• _REQUIRED WORK_
Look through the records below for the line with "CS450: CS230, CS301" and the line with "CS470: CS330", then return those lines and all lines between, exactly.

• _RECORDS FOR THE TASK_
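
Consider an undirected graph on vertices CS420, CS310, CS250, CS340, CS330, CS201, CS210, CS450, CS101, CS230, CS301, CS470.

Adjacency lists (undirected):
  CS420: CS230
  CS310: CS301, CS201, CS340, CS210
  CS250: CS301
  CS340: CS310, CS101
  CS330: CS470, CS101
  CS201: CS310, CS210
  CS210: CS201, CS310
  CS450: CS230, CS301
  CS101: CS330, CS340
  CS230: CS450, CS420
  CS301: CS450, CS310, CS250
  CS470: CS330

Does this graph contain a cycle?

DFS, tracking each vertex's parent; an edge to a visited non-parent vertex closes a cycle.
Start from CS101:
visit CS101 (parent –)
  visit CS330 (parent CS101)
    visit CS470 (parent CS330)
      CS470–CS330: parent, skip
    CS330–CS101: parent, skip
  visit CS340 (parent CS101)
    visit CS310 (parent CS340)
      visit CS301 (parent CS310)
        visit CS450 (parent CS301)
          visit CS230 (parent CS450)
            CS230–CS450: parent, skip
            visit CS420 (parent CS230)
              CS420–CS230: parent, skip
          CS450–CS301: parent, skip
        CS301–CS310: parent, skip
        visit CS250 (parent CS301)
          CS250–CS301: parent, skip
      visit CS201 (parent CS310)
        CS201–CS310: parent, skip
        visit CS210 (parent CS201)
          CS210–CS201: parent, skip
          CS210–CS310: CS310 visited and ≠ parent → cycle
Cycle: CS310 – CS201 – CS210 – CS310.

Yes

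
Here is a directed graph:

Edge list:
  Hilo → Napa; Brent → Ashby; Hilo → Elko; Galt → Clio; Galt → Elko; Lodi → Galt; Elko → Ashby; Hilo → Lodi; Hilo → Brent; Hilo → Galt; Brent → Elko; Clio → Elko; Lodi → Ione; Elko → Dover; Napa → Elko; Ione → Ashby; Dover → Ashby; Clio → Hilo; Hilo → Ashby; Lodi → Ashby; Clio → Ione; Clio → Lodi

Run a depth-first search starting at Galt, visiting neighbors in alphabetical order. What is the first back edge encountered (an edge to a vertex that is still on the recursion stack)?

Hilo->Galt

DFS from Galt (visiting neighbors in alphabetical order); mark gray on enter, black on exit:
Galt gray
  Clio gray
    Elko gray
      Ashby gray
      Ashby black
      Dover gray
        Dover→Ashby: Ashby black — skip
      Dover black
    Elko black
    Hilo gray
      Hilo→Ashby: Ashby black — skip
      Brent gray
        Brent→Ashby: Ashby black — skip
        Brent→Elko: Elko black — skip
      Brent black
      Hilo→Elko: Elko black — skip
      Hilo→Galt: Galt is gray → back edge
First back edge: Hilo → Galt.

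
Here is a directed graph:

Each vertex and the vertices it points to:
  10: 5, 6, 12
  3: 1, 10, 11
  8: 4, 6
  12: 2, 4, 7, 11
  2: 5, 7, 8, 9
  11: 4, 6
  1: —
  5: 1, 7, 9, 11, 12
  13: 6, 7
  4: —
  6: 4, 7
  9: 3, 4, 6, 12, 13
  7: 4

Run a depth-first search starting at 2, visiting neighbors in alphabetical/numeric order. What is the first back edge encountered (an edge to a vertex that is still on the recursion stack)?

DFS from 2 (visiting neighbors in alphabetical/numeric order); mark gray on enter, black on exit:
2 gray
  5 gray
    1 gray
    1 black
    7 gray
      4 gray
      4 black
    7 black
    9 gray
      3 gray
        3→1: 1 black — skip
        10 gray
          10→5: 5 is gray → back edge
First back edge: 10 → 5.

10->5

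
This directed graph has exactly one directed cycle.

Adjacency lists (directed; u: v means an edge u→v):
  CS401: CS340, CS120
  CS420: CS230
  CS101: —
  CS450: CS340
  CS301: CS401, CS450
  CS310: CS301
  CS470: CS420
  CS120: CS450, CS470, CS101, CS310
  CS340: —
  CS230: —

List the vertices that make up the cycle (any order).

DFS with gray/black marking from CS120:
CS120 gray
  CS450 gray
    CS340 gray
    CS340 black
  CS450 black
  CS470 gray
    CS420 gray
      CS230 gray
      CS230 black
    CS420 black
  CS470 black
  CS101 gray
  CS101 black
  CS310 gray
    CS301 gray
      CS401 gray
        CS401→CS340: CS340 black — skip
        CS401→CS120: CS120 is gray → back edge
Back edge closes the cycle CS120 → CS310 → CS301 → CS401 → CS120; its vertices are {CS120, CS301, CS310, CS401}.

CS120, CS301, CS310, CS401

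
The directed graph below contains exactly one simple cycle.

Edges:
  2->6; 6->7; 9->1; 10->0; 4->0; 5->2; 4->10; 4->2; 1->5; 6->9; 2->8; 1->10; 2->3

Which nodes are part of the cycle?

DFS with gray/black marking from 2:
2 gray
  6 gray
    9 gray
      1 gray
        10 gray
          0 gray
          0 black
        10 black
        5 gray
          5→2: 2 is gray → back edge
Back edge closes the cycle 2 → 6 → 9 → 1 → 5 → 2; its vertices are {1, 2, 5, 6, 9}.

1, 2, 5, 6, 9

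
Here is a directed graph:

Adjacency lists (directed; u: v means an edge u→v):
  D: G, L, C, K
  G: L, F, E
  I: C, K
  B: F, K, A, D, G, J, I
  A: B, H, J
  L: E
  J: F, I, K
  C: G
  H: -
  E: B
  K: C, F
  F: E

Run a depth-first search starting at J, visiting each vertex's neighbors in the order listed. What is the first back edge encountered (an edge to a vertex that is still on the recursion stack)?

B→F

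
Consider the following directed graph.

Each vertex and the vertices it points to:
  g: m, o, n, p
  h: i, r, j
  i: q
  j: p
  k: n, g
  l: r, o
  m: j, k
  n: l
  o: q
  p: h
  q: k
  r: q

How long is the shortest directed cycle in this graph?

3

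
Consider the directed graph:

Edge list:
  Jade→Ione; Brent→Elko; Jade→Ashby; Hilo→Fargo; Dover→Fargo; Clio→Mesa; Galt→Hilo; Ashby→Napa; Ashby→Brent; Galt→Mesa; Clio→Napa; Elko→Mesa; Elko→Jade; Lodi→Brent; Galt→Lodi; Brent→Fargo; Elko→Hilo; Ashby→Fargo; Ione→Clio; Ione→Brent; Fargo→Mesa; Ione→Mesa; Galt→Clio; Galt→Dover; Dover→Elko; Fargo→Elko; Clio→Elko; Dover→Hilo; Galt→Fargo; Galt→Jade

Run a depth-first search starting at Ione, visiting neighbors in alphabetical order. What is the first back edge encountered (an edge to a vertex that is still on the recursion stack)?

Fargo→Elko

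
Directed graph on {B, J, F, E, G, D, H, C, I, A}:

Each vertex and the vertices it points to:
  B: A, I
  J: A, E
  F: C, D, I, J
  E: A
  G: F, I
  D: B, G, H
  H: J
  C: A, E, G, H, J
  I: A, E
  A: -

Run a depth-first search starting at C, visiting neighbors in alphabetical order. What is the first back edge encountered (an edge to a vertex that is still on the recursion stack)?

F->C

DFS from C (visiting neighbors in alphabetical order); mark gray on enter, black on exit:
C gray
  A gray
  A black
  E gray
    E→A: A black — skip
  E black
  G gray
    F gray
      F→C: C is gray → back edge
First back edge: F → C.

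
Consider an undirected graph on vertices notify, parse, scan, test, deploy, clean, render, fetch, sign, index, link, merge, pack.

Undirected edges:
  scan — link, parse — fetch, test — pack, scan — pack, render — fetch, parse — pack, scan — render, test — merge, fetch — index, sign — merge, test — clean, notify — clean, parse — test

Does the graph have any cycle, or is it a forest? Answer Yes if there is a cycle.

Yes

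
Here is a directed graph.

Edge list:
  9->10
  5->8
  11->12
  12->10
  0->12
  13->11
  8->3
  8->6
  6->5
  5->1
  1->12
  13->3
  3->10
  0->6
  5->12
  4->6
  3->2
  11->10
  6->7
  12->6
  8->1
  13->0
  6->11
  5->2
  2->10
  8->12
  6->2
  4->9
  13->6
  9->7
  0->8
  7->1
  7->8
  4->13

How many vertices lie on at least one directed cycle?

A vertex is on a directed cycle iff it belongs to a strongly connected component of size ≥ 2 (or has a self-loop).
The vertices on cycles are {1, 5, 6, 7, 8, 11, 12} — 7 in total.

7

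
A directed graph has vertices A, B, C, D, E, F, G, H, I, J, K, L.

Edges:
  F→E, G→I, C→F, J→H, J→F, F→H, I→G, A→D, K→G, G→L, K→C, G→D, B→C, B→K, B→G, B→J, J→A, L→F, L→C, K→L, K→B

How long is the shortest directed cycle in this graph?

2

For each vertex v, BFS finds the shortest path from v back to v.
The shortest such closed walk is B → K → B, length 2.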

• _ANSWER SECTION_
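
  CS450: CS230, CS301
  CS101: CS330, CS340
  CS230: CS450, CS420
  CS301: CS450, CS310, CS250
  CS470: CS330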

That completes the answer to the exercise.